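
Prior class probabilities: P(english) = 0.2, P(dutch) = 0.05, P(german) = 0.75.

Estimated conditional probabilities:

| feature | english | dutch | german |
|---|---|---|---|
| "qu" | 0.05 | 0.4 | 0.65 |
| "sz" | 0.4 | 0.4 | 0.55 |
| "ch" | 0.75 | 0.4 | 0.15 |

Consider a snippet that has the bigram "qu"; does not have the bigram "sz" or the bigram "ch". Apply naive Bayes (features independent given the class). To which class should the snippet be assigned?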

---

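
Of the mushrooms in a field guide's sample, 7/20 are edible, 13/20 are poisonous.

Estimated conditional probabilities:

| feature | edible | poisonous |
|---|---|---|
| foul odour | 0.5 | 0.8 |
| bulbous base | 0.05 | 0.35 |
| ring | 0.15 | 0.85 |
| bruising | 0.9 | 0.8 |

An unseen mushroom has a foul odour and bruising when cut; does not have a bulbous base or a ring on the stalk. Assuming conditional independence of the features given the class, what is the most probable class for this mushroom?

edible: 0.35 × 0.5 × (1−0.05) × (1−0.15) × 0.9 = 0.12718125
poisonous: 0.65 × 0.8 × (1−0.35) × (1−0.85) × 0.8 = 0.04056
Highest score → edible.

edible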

* _Work instructions_: Which lines above contain the word "dutch"? Copy each one.

* _Reply_:
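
Prior class probabilities: P(english) = 0.2, P(dutch) = 0.05, P(german) = 0.75.
| feature | english | dutch | german |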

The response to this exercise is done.